Supplied records:
--- START ---

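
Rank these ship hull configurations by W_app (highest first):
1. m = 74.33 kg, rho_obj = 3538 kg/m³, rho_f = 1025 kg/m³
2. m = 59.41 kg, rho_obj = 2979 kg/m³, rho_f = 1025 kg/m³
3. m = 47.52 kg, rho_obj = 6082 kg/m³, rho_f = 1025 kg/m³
Case 1: W_app = 517.9 N
Case 2: W_app = 382.3 N
Case 3: W_app = 387.6 N
Ranking (highest first): 1, 3, 2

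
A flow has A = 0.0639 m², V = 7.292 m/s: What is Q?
Formula: Q = A V
Q = 0.0639·7.292·1000 = 466 L/s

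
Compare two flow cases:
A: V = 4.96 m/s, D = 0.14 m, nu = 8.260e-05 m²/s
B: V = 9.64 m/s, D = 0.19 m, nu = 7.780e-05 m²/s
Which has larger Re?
Re(A) = 8407, Re(B) = 23542. Answer: B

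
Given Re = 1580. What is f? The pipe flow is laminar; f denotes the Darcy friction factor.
Formula: f = \frac{64}{Re}
f = 64/1580 = 0.04051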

--- END ---

Exactly as written, repeat each line from the beginning of the data above to the line containing "A: V = 4.96", inclusive.

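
Rank these ship hull configurations by W_app (highest first):
1. m = 74.33 kg, rho_obj = 3538 kg/m³, rho_f = 1025 kg/m³
2. m = 59.41 kg, rho_obj = 2979 kg/m³, rho_f = 1025 kg/m³
3. m = 47.52 kg, rho_obj = 6082 kg/m³, rho_f = 1025 kg/m³
Case 1: W_app = 517.9 N
Case 2: W_app = 382.3 N
Case 3: W_app = 387.6 N
Ranking (highest first): 1, 3, 2

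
A flow has A = 0.0639 m², V = 7.292 m/s: What is Q?
Formula: Q = A V
Q = 0.0639·7.292·1000 = 466 L/s

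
Compare two flow cases:
A: V = 4.96 m/s, D = 0.14 m, nu = 8.260e-05 m²/s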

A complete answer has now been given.